Search the data below for the word "normal" and copy each line that holds it.

(Dataset entries)
○ ○ ○
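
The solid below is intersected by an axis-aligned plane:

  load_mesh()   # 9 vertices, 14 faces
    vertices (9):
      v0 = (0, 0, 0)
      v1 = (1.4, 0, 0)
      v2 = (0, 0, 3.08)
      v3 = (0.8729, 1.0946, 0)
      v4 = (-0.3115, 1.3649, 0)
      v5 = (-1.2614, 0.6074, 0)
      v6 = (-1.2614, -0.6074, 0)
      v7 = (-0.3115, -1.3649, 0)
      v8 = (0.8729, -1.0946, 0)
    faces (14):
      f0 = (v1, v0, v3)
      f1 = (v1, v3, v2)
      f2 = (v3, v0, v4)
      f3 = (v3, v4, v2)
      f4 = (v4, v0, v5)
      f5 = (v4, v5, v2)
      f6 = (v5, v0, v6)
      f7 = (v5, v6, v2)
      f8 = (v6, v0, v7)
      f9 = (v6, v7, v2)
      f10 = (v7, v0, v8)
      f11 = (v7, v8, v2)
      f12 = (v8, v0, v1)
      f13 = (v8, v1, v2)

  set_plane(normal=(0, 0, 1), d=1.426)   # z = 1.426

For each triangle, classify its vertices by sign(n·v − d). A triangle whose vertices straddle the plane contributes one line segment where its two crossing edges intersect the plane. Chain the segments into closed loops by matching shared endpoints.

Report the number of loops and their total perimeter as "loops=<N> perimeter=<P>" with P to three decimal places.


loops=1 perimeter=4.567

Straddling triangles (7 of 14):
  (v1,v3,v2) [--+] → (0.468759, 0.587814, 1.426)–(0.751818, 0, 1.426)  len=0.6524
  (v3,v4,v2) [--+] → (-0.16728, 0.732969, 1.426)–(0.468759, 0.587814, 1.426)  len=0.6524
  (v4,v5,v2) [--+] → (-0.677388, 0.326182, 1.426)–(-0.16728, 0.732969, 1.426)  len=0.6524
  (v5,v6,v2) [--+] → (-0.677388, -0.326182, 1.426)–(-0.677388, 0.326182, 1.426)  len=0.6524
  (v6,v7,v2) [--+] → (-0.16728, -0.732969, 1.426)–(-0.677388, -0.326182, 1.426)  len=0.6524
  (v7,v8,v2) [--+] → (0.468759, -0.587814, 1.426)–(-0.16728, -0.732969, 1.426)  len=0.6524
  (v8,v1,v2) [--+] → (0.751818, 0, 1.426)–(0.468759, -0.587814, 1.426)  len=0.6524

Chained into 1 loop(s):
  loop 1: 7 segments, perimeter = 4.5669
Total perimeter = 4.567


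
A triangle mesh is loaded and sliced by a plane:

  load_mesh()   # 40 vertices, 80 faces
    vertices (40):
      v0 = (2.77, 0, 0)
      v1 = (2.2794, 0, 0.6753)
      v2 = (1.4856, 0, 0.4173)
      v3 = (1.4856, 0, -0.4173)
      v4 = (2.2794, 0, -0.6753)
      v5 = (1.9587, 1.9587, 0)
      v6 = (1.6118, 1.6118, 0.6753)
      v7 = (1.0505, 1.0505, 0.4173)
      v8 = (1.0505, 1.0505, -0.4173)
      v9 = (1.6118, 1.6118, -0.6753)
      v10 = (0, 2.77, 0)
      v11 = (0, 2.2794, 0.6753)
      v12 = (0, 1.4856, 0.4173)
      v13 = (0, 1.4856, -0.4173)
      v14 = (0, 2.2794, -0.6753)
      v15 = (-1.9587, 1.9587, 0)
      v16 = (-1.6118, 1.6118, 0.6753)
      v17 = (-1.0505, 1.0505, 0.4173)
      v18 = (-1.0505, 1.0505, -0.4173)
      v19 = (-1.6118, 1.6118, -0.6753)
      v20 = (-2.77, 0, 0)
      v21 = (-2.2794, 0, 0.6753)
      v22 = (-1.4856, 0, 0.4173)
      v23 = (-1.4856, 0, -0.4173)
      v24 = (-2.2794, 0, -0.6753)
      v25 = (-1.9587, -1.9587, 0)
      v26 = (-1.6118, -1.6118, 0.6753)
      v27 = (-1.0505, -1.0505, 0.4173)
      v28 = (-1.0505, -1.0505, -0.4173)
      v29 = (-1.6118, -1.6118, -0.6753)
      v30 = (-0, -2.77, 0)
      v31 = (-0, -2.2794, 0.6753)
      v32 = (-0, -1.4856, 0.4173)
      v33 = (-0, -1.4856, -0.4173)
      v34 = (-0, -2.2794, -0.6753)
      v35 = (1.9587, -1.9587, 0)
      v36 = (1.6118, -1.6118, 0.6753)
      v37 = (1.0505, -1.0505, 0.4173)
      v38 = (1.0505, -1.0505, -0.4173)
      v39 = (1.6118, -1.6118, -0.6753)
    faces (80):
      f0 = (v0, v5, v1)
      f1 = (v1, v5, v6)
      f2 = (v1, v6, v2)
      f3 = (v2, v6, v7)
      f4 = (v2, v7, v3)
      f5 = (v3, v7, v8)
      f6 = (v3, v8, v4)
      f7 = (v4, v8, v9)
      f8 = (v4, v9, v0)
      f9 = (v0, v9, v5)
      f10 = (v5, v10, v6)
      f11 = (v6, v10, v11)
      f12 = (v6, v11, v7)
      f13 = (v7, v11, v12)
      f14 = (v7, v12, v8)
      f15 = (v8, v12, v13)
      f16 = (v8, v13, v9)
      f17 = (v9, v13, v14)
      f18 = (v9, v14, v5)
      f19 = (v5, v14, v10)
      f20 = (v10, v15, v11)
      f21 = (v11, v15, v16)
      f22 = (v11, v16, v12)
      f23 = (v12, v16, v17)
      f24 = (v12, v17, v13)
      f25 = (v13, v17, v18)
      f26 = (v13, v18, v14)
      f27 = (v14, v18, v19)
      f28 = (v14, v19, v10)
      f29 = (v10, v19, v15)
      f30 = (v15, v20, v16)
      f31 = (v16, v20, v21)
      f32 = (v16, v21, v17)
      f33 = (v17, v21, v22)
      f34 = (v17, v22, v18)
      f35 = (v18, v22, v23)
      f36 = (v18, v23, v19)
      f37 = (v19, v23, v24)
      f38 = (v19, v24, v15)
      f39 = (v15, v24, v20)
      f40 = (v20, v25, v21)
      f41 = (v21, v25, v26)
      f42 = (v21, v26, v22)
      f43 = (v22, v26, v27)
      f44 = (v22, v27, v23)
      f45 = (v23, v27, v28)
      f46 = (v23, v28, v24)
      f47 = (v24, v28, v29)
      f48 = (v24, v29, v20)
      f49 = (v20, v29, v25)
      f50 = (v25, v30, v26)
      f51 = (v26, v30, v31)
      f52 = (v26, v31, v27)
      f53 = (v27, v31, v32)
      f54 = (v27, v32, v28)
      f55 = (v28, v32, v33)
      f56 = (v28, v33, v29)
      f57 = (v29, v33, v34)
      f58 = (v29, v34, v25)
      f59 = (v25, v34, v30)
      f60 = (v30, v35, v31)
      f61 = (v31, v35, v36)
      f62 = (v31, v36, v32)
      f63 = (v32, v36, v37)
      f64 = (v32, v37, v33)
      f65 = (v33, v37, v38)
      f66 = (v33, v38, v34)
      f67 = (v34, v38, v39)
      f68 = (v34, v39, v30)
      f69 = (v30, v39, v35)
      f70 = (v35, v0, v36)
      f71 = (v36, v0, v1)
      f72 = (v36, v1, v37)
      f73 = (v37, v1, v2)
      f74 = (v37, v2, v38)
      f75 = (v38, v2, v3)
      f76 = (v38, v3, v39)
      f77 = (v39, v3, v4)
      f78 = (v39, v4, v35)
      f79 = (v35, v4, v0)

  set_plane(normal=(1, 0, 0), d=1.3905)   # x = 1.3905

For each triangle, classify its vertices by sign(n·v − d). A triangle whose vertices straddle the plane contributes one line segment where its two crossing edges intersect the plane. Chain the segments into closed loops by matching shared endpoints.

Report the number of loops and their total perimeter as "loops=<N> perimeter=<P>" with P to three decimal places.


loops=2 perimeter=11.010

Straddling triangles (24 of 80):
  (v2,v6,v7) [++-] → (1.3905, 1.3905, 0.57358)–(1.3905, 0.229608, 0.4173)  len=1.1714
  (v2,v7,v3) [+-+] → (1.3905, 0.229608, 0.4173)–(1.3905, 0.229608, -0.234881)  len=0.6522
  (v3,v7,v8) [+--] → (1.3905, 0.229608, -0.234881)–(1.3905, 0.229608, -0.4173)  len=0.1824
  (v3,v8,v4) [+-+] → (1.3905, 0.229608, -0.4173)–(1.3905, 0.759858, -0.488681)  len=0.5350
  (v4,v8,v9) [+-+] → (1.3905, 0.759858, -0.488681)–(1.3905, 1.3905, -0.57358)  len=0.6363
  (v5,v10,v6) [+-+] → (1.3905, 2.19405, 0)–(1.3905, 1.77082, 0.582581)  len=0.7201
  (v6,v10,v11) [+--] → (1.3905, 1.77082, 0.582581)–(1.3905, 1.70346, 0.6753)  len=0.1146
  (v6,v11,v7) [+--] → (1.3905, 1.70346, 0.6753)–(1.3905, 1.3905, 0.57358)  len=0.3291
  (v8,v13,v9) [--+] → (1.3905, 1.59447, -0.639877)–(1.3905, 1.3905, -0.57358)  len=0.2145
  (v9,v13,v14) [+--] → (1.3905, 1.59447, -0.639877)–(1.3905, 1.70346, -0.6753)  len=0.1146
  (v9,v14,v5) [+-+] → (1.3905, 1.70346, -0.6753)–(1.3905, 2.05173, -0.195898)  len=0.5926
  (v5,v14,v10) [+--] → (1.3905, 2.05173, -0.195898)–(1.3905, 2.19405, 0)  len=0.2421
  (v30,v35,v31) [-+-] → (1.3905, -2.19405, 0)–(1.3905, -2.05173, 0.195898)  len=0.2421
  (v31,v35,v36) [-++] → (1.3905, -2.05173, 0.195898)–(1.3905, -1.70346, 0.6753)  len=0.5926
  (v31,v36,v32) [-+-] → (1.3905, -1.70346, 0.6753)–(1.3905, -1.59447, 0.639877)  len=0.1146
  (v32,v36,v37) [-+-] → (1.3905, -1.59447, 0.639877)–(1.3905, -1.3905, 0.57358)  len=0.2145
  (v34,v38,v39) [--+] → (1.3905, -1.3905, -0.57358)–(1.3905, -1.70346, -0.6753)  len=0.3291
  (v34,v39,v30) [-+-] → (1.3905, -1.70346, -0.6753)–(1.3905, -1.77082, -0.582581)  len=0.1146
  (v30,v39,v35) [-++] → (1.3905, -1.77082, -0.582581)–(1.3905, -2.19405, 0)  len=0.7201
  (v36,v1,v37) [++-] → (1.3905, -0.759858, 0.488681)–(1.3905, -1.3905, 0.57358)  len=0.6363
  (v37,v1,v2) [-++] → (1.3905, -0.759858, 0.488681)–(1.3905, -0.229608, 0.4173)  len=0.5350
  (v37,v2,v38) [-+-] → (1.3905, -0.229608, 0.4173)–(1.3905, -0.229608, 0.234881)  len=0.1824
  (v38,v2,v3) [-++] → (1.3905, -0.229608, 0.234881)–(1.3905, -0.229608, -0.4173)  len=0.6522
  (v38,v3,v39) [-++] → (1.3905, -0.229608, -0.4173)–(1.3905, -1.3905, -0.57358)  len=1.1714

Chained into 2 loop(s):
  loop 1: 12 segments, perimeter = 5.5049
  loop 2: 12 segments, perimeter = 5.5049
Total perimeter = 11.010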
○ ○ ○
■ **TASK ANSWER**:
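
  set_plane(normal=(0, 0, 1), d=1.426)   # z = 1.426
  set_plane(normal=(1, 0, 0), d=1.3905)   # x = 1.3905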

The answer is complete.